Your assignment: All of the entries should be written out again exactly.

Supplied material:
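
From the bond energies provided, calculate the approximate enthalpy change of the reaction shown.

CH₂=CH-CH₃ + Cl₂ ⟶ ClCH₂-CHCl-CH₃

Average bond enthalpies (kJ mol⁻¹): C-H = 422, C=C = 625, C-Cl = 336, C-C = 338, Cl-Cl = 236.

ΔH ≈ −149 kJ

Bonds broken (reactants):
  C-C: 1 × 338 = 338
  C-H: 6 × 422 = 2532
  C=C: 1 × 625 = 625
  Cl-Cl: 1 × 236 = 236
  Σ(broken) = 3731 kJ
Bonds formed (products):
  C-C: 2 × 338 = 676
  C-Cl: 2 × 336 = 672
  C-H: 6 × 422 = 2532
  Σ(formed) = 3880 kJ
ΔH = Σ(broken) − Σ(formed) = 3731 − 3880 = −149 kJ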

Answer for this exercise:
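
From the bond energies provided, calculate the approximate enthalpy change of the reaction shown.

CH₂=CH-CH₃ + Cl₂ ⟶ ClCH₂-CHCl-CH₃

Average bond enthalpies (kJ mol⁻¹): C-H = 422, C=C = 625, C-Cl = 336, C-C = 338, Cl-Cl = 236.

ΔH ≈ −149 kJ

Bonds broken (reactants):
  C-C: 1 × 338 = 338
  C-H: 6 × 422 = 2532
  C=C: 1 × 625 = 625
  Cl-Cl: 1 × 236 = 236
  Σ(broken) = 3731 kJ
Bonds formed (products):
  C-C: 2 × 338 = 676
  C-Cl: 2 × 336 = 672
  C-H: 6 × 422 = 2532
  Σ(formed) = 3880 kJ
ΔH = Σ(broken) − Σ(formed) = 3731 − 3880 = −149 kJ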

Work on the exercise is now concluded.